• _Work instruction_:
Filter the entries that follow, copying every line in which the word "benchmarked" appears.

• _Records for this task_:
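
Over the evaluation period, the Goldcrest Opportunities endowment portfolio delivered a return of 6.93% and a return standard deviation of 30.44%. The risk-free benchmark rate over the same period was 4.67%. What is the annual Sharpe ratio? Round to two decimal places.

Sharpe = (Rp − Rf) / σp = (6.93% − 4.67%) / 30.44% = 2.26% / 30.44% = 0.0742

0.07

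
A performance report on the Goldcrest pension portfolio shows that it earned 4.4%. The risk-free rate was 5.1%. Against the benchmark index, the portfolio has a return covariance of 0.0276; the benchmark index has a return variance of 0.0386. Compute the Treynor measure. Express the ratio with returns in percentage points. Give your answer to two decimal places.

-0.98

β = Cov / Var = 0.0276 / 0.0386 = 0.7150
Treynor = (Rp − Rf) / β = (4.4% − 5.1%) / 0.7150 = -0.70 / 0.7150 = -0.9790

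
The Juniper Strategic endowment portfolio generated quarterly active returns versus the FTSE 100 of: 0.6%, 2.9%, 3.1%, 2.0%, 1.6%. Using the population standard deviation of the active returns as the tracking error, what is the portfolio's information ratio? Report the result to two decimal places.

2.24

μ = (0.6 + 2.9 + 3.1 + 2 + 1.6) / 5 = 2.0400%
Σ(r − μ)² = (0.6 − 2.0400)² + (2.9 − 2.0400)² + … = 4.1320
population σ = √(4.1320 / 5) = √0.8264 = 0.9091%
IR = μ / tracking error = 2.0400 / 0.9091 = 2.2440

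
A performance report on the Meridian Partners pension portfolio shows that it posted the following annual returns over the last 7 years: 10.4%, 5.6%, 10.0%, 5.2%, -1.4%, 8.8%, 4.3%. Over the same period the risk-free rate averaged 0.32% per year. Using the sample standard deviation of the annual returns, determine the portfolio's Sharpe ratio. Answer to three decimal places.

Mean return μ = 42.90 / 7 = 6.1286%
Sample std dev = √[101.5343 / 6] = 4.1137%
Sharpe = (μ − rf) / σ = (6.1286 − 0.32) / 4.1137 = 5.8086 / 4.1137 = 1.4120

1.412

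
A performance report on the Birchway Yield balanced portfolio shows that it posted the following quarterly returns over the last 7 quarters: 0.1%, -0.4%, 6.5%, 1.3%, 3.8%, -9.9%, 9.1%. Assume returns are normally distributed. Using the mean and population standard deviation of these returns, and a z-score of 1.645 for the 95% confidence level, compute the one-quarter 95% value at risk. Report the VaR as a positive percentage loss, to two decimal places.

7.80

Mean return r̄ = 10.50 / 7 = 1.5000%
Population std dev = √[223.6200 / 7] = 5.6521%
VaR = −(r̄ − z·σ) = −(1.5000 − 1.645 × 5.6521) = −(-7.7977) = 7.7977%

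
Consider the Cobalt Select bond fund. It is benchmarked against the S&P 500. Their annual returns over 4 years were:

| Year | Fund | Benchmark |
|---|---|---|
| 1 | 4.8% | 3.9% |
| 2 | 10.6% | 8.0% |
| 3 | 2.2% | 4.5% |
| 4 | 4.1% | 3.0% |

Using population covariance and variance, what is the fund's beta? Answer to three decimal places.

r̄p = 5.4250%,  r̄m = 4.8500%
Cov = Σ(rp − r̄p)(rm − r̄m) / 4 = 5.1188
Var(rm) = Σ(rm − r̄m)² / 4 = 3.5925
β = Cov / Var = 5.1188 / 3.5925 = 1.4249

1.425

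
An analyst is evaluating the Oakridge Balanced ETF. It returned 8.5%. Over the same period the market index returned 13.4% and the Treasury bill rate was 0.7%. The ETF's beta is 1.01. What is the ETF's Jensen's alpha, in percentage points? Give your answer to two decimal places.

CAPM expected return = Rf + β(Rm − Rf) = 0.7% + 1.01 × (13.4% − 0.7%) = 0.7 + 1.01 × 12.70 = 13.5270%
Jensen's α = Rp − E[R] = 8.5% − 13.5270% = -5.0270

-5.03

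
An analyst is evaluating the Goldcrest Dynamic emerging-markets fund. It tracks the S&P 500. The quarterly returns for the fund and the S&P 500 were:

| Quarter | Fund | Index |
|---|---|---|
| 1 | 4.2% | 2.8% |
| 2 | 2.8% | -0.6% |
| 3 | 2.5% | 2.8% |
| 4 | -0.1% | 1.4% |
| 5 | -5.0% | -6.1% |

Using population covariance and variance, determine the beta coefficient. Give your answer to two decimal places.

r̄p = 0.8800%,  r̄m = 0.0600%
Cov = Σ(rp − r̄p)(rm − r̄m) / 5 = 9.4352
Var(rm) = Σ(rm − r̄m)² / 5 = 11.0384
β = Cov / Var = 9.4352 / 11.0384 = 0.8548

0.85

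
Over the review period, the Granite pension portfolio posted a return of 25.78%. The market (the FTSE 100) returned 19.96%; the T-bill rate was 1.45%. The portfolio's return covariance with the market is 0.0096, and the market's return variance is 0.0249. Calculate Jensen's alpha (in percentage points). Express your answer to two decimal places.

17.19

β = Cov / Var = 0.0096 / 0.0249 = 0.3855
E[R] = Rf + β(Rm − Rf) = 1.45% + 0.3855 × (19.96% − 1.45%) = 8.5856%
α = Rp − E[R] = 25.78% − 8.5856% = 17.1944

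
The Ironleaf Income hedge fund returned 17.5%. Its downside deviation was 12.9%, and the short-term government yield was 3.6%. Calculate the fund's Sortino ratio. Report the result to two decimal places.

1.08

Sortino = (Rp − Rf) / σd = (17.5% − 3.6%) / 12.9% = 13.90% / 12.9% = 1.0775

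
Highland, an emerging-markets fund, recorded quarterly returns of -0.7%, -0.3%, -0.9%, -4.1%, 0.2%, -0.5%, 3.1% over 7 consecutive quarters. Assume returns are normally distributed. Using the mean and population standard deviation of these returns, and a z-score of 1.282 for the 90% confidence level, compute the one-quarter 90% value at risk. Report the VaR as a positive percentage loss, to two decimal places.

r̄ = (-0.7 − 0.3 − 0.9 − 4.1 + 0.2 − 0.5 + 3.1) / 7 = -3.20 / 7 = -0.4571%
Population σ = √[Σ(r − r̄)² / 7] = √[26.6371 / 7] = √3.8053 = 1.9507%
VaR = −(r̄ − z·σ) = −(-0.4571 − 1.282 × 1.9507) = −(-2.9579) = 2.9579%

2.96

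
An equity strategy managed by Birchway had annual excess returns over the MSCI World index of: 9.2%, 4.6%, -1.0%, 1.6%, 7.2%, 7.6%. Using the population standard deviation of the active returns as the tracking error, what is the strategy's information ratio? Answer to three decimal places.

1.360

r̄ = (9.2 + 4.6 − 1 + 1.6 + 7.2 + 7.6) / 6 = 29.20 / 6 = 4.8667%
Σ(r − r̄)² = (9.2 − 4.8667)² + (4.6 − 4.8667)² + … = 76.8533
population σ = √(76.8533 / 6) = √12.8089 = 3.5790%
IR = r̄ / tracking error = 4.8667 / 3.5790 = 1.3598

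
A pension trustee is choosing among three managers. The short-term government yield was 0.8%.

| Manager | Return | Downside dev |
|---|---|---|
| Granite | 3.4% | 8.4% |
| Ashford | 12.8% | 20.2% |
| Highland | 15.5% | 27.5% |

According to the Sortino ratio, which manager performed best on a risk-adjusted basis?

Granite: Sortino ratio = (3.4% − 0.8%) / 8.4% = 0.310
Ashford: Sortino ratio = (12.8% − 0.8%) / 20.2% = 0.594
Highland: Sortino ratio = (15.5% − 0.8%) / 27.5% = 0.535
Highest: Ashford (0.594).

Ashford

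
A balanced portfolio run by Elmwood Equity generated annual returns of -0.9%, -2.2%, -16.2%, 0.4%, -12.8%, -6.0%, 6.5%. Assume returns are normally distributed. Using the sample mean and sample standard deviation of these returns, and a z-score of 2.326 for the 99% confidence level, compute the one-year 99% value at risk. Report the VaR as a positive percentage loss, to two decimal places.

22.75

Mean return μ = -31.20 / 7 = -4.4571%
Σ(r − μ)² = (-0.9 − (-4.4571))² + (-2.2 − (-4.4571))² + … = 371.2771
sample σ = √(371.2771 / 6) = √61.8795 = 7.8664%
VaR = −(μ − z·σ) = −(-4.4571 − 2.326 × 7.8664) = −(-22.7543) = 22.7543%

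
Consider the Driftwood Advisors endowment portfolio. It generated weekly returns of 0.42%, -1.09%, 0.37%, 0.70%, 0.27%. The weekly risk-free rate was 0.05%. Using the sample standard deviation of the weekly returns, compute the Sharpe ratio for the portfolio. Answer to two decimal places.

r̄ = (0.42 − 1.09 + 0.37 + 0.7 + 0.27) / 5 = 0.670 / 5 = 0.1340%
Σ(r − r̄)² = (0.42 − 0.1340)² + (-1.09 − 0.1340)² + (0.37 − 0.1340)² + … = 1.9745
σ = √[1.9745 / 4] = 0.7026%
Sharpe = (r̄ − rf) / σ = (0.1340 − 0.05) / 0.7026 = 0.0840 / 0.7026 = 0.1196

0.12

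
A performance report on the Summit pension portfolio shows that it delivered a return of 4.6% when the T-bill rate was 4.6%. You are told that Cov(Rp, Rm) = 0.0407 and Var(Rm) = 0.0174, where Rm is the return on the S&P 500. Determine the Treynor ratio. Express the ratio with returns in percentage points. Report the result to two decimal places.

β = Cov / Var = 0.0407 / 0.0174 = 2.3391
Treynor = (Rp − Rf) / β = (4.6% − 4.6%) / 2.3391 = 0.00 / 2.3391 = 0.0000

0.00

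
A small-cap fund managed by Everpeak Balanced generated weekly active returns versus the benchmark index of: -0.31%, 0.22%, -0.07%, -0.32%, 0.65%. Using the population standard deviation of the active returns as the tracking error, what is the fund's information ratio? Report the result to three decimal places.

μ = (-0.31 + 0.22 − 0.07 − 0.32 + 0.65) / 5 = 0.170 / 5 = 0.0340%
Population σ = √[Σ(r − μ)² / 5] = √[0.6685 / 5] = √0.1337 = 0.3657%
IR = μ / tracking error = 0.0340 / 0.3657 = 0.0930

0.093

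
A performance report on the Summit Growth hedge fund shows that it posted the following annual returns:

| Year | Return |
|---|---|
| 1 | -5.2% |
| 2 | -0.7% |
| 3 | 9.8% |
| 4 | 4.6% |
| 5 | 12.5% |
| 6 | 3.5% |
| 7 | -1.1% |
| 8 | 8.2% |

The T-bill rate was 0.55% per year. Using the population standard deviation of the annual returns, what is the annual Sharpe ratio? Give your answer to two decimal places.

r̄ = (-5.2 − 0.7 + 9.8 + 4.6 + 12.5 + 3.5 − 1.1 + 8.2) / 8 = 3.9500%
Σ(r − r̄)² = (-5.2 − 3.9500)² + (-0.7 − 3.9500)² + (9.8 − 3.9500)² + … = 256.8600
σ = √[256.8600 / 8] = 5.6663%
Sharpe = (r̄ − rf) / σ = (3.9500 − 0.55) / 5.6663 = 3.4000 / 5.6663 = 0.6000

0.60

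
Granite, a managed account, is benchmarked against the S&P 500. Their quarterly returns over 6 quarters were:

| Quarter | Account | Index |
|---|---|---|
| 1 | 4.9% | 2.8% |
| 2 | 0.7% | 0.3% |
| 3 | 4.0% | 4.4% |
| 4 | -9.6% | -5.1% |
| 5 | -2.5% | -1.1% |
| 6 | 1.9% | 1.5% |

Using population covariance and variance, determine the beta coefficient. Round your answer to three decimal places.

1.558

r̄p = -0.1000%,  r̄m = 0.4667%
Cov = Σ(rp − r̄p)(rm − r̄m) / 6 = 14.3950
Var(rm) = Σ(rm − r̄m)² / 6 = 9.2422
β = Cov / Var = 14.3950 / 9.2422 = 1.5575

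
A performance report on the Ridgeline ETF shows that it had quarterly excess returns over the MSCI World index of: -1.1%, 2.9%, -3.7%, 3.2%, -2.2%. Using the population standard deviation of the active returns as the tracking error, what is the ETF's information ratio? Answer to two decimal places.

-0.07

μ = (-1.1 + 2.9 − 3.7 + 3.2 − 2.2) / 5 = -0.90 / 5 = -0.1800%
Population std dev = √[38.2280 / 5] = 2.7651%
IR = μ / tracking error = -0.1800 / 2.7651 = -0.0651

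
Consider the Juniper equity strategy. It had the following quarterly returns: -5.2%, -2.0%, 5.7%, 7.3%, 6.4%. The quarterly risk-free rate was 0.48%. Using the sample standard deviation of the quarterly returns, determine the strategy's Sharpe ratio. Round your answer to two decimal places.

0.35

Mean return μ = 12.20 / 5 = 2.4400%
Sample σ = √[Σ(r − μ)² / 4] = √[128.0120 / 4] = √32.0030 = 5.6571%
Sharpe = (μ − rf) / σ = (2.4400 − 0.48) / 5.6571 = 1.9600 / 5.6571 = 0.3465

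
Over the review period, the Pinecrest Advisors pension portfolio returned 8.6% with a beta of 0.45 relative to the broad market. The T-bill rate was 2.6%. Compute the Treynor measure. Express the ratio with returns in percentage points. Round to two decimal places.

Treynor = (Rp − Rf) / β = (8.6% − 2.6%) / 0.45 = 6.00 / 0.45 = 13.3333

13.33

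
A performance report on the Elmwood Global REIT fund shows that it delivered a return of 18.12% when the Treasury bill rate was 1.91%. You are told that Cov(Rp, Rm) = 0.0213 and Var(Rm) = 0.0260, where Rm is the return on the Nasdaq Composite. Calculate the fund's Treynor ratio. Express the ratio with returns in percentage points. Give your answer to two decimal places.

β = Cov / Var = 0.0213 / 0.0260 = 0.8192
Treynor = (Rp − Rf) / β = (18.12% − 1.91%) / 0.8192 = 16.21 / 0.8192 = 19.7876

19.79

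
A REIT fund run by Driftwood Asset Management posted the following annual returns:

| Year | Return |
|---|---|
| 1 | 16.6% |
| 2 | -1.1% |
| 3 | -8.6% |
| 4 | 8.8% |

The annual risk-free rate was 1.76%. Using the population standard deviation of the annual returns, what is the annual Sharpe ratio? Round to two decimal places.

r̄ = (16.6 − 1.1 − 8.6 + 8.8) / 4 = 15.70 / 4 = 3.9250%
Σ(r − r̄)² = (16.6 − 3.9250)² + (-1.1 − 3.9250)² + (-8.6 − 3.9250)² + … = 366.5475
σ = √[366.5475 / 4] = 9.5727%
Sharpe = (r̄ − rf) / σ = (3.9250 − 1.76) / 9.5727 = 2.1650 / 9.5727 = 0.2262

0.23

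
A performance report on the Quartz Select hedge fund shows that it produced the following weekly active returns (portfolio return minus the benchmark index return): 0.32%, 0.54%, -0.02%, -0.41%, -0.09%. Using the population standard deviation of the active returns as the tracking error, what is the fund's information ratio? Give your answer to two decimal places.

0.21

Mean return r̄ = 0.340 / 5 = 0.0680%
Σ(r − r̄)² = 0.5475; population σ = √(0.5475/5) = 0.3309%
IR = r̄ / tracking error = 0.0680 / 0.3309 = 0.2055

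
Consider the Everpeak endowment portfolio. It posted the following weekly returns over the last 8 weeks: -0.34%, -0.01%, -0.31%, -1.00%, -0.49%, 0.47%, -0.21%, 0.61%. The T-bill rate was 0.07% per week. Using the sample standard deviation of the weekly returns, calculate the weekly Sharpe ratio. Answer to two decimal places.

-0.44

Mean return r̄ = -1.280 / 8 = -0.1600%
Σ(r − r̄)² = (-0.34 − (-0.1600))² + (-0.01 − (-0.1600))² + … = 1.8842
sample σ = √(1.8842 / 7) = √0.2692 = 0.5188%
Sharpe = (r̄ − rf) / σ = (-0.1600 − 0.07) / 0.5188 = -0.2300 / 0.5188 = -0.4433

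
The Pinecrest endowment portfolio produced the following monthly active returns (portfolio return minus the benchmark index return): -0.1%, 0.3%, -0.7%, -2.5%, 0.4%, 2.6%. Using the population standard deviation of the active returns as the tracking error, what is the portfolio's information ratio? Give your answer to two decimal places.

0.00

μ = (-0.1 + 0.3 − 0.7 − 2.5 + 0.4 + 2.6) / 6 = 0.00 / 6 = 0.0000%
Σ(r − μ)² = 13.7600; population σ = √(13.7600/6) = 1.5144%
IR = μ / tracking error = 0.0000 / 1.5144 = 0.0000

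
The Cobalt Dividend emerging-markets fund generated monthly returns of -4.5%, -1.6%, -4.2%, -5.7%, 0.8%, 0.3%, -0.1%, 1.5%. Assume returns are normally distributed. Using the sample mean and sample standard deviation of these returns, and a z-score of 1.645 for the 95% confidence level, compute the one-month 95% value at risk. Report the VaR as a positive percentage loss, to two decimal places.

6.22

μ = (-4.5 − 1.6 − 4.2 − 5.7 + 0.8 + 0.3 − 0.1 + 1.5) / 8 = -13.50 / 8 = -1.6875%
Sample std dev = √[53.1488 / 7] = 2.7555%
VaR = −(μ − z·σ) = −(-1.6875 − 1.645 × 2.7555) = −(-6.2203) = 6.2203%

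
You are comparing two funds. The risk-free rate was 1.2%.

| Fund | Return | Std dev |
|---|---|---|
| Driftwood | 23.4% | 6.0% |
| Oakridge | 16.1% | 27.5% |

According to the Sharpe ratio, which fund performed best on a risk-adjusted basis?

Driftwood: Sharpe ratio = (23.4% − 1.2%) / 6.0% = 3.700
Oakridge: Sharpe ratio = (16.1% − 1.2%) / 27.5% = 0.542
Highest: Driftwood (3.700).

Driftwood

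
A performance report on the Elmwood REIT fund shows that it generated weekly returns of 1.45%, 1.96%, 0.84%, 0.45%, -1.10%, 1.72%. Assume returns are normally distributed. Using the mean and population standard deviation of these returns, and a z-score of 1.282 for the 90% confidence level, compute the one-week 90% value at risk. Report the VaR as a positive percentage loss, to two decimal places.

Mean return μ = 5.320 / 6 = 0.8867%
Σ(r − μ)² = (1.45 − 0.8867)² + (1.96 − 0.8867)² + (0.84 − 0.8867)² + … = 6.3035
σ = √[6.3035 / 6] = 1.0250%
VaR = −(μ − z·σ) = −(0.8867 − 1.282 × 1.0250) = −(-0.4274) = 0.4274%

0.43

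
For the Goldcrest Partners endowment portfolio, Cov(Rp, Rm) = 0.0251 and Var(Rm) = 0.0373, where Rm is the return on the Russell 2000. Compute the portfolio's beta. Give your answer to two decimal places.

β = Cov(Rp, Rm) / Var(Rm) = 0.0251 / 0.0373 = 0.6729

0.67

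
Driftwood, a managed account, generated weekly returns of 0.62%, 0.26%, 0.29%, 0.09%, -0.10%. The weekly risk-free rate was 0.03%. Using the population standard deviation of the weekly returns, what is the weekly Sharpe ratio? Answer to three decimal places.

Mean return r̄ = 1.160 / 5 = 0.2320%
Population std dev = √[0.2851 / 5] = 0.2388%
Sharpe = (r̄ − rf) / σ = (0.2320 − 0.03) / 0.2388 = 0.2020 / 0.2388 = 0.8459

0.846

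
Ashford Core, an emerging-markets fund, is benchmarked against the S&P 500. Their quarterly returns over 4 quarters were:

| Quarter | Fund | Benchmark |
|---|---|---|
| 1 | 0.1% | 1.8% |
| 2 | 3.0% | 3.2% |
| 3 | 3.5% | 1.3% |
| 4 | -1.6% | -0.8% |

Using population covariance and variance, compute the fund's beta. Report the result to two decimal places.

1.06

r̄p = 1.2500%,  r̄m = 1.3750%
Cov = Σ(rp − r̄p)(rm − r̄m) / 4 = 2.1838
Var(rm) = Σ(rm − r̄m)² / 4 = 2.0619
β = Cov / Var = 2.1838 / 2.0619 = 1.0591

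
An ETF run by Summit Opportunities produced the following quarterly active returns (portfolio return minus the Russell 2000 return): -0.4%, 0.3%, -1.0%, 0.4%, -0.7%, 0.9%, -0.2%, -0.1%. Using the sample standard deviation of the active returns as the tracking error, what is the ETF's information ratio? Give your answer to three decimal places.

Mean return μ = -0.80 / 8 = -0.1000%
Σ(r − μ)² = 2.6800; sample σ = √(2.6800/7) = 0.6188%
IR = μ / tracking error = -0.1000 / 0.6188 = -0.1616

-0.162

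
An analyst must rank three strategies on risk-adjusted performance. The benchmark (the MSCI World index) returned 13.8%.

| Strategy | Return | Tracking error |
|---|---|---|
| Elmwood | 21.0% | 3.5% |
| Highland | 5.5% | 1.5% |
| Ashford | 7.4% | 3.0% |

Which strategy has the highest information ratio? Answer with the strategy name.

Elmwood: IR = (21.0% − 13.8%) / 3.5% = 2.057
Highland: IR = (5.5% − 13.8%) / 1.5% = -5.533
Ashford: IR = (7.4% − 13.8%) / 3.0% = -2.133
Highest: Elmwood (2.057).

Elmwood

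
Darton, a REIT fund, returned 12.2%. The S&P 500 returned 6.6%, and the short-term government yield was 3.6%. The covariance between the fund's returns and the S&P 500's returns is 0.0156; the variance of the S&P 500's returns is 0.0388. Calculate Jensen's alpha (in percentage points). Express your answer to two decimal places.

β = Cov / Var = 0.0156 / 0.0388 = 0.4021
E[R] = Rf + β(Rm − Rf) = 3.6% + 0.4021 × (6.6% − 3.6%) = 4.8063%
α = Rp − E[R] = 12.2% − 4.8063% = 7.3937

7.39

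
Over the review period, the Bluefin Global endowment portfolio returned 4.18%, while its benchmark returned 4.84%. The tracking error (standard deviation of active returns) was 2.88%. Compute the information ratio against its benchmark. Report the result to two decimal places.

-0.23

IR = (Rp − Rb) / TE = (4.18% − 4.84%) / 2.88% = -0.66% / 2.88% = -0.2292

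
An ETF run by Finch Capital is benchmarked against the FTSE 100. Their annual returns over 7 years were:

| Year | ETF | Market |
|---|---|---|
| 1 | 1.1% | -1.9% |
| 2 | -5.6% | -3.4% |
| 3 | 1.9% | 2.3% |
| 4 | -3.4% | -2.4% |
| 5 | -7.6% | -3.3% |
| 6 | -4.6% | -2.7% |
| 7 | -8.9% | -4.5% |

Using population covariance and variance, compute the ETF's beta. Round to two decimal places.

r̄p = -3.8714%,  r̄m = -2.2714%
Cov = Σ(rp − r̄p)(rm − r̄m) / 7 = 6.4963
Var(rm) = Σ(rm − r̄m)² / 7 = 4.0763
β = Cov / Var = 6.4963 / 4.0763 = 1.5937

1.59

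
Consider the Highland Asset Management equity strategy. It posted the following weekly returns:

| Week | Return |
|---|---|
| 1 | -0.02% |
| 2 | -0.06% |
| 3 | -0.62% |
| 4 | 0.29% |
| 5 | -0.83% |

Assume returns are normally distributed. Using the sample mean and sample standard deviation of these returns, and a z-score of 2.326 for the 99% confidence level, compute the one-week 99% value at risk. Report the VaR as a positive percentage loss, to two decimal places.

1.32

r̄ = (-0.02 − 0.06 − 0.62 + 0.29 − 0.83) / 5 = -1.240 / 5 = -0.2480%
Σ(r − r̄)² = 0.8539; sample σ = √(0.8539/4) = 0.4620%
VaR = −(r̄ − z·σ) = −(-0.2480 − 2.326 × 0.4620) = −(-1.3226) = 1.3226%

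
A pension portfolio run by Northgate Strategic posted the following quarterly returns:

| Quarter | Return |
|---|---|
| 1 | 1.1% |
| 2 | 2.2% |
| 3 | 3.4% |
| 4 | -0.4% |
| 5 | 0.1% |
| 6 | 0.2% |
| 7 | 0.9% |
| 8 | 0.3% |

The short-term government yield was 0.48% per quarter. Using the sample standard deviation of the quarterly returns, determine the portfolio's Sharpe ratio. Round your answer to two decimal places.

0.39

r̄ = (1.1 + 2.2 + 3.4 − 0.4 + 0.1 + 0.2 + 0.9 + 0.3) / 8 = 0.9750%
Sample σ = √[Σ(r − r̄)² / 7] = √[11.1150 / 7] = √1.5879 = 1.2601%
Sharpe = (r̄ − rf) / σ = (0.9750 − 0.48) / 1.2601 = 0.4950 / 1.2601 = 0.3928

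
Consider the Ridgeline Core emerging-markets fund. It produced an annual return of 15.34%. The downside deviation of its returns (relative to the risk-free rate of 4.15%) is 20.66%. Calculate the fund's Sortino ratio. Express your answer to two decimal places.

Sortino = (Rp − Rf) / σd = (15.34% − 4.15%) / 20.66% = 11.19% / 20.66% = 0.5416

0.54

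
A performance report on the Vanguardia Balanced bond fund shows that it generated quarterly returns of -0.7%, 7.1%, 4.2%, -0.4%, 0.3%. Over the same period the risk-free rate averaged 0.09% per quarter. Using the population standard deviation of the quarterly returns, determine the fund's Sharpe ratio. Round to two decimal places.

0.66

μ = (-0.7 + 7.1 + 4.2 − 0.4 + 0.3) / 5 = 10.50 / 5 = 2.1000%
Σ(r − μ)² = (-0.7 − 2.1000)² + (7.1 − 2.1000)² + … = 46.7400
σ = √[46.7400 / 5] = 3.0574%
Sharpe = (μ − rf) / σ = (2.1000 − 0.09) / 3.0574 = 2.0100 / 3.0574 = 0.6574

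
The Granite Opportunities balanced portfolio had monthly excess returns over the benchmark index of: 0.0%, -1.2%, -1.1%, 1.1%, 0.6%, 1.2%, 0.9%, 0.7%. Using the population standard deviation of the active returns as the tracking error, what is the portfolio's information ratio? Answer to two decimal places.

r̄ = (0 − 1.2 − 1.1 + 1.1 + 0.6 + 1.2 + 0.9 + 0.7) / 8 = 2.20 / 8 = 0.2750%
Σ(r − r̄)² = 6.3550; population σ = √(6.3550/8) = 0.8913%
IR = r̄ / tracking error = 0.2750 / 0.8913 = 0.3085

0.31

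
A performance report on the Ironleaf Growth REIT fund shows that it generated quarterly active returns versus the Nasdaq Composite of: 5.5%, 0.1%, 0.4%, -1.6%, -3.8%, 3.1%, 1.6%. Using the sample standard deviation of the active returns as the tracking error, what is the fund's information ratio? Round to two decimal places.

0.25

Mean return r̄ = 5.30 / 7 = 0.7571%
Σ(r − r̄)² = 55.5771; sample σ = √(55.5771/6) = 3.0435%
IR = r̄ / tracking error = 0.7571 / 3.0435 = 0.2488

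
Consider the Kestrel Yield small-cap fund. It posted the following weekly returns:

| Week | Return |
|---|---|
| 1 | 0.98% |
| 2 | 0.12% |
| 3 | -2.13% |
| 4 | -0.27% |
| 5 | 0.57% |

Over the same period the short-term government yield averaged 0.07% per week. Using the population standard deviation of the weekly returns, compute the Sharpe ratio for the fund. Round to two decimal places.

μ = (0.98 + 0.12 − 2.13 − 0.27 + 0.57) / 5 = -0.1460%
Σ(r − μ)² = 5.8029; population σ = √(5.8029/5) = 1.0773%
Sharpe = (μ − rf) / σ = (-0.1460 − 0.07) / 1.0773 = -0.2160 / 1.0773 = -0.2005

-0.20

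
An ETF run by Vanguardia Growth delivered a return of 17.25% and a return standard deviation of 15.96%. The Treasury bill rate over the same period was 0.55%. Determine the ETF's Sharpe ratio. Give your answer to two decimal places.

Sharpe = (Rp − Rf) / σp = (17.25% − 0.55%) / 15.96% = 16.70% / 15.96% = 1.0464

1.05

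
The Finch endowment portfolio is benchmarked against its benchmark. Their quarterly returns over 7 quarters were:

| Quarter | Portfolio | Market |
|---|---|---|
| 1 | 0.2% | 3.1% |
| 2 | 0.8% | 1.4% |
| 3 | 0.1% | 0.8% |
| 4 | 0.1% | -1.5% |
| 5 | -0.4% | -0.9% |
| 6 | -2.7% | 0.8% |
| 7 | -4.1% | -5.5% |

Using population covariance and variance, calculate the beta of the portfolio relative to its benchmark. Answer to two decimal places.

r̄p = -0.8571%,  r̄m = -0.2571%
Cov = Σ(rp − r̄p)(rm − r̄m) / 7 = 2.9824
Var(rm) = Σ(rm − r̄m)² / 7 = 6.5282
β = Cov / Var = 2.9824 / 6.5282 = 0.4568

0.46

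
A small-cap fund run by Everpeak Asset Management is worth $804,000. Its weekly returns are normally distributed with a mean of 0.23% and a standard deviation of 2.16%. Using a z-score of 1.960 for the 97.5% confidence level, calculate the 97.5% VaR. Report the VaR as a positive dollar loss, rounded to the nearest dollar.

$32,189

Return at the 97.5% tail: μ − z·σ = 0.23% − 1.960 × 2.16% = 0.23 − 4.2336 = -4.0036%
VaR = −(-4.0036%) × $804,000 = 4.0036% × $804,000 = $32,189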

• _Answer area_:
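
Consider the Cobalt Select bond fund. It is benchmarked against the S&P 500. Their annual returns over 4 years were:
Granite, a managed account, is benchmarked against the S&P 500. Their quarterly returns over 6 quarters were:
Ashford Core, an emerging-markets fund, is benchmarked against the S&P 500. Their quarterly returns over 4 quarters were:
An ETF run by Finch Capital is benchmarked against the FTSE 100. Their annual returns over 7 years were:
The Finch endowment portfolio is benchmarked against its benchmark. Their quarterly returns over 7 quarters were: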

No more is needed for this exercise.